Saved data entries
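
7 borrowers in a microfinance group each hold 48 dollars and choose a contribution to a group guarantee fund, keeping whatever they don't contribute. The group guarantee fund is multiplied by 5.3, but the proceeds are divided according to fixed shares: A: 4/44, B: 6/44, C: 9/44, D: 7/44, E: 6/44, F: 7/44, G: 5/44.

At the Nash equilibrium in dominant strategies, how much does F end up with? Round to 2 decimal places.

For player j, contributing a unit is worthwhile iff 5.3 × (j's share) ≥ 1, i.e. iff j's share is at least 0.1887.
The only share above 0.1887 is C's 9/44, contributing 48; the remaining 6 contribute 0. Total contributed: 48.
F keeps 48 and receives 5.3 × 48 × 7/44 = 40.47 from the group guarantee fund, for a payoff of 88.47.

88.47 dollars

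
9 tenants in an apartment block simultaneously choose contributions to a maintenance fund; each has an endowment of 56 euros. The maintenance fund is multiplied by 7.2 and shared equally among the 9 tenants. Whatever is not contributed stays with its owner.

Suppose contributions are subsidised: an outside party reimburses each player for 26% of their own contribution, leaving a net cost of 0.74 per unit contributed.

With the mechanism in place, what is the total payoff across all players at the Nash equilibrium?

3759.84 euros

The effective private return per unit is now (7.2/9) / 0.74 = 1.0811 > 1, so every player's dominant strategy flips to full contribution.
At the Nash equilibrium everyone contributes 56. Group total payoff = 9 × (56 × 0.26 + 7.2 × 56) = 3759.84.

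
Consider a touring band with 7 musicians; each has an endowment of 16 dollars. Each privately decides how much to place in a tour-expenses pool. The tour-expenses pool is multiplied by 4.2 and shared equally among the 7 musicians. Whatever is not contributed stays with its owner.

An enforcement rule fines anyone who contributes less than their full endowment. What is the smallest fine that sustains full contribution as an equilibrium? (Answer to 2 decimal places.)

6.40 dollars

Given the others contribute fully, the best deviation is to contribute 0 (any partial contribution still incurs the fine and gives up units whose private return 0.6000 is below 1).
Deviating from 16 to 0 saves 16 dollars but forfeits the deviator's share of the drop in the tour-expenses pool: 4.2/7 × 16 = 9.60.
So the deviation gain is 16 − 9.60 = 6.40, and the fine must be at least 6.40 dollars to wipe it out.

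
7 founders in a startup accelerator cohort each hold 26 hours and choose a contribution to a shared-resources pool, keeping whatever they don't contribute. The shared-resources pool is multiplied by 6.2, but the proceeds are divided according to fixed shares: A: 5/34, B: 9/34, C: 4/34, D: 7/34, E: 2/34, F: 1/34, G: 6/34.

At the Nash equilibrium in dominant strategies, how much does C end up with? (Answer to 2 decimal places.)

Each unit j contributes comes back to j as 6.2 × (j's share), so j prefers to contribute only if that share exceeds 1/6.2 = 0.1613; otherwise keeping the unit dominates.
The shares above 0.1613 belong to B, D and G, contributing 26 each; the remaining 4 contribute 0. Total contributed: 78.
C keeps 26 and receives 6.2 × 78 × 4/34 = 56.89 from the shared-resources pool, for a payoff of 82.89.

82.89 hours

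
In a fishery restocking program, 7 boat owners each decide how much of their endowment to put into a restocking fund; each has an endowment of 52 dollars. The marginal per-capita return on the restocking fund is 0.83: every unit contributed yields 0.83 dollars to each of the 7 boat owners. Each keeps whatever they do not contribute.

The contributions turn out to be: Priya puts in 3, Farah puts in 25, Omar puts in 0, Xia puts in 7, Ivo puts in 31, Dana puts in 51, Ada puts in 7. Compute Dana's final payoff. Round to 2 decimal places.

Total contributed: 3 + 25 + 0 + 7 + 31 + 51 + 7 = 124.
Each receives 0.83 × 124 = 102.92 from the restocking fund.
Dana keeps 52 − 51 = 1, so Dana's payoff is 1 + 102.92 = 103.92.

103.92 dollars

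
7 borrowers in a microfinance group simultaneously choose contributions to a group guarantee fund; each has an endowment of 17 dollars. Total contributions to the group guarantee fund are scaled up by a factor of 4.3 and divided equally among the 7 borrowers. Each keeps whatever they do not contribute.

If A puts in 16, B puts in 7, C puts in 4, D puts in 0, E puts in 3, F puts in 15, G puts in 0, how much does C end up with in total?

Total contributed: 16 + 7 + 4 + 0 + 3 + 15 + 0 = 45.
Each receives 4.3 × 45 / 7 = 27.64 from the group guarantee fund.
C keeps 17 − 4 = 13, so C's payoff is 13 + 27.64 = 40.64.

40.64 dollars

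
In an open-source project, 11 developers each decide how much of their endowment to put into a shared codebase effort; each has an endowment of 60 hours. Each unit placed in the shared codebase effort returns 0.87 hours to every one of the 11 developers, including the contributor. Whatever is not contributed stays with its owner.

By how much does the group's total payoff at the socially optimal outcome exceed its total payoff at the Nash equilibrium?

The private return per contributed unit is 0.87 < 1, so contributing 0 is dominant for every player. At the Nash equilibrium everyone keeps their 60, and the group total is 11 × 60 = 660.
Each contributed unit returns 9.570 to the group as a whole (0.87 to each of 11 players), which exceeds 1, so the social optimum is full contribution: group total = 9.570 × 660 = 6316.20.
Efficiency loss = 6316.20 − 660 = 5656.20.

5656.20 hours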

### [EXERCISE OBJECTIVE]
Your task for the entries above: copy exactly the span starting with the line with "Consider a touring" and going on through the line with "In a fishery", both lines included, and nothing else.

### [FINAL ANSWER]
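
Consider a touring band with 7 musicians; each has an endowment of 16 dollars. Each privately decides how much to place in a tour-expenses pool. The tour-expenses pool is multiplied by 4.2 and shared equally among the 7 musicians. Whatever is not contributed stays with its owner.

An enforcement rule fines anyone who contributes less than their full endowment. What is the smallest fine that sustains full contribution as an equilibrium? (Answer to 2 decimal places.)

6.40 dollars

Given the others contribute fully, the best deviation is to contribute 0 (any partial contribution still incurs the fine and gives up units whose private return 0.6000 is below 1).
Deviating from 16 to 0 saves 16 dollars but forfeits the deviator's share of the drop in the tour-expenses pool: 4.2/7 × 16 = 9.60.
So the deviation gain is 16 − 9.60 = 6.40, and the fine must be at least 6.40 dollars to wipe it out.

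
7 founders in a startup accelerator cohort each hold 26 hours and choose a contribution to a shared-resources pool, keeping whatever they don't contribute. The shared-resources pool is multiplied by 6.2, but the proceeds are divided according to fixed shares: A: 5/34, B: 9/34, C: 4/34, D: 7/34, E: 2/34, F: 1/34, G: 6/34.

At the Nash equilibrium in dominant strategies, how much does C end up with? (Answer to 2 decimal places.)

Each unit j contributes comes back to j as 6.2 × (j's share), so j prefers to contribute only if that share exceeds 1/6.2 = 0.1613; otherwise keeping the unit dominates.
The shares above 0.1613 belong to B, D and G, contributing 26 each; the remaining 4 contribute 0. Total contributed: 78.
C keeps 26 and receives 6.2 × 78 × 4/34 = 56.89 from the shared-resources pool, for a payoff of 82.89.

82.89 hours

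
In a fishery restocking program, 7 boat owners each decide how much of their endowment to put into a restocking fund; each has an endowment of 52 dollars. The marginal per-capita return on the restocking fund is 0.83: every unit contributed yields 0.83 dollars to each of the 7 boat owners. Each keeps whatever they do not contribute.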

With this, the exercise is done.